### PROBLEM DESCRIPTION
Below are records; work out how many of their lines contain "from" and give only that number.

□ □ □ □ □

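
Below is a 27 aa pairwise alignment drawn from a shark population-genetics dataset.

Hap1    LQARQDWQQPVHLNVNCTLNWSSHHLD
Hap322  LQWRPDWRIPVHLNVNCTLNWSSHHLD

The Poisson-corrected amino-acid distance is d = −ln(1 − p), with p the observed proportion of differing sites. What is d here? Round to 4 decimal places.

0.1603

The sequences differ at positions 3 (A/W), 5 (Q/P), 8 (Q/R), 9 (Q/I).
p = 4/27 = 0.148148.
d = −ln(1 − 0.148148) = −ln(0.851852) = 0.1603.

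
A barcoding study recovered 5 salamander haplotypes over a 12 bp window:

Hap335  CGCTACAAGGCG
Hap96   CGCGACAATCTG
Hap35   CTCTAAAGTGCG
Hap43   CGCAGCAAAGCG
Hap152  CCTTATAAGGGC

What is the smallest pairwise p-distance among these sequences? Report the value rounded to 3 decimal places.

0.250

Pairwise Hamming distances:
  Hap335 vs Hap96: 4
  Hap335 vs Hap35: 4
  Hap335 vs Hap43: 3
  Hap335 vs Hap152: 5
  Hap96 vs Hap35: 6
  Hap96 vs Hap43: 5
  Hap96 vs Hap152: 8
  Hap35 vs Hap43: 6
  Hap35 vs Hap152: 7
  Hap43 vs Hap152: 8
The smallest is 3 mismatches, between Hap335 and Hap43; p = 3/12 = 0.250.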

□ □ □ □ □

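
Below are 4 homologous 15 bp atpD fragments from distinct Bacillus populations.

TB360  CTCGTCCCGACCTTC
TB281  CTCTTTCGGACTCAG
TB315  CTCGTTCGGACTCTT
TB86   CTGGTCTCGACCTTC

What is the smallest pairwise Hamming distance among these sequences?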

□ □ □ □ □

### ANSWER FOR THE TASK
2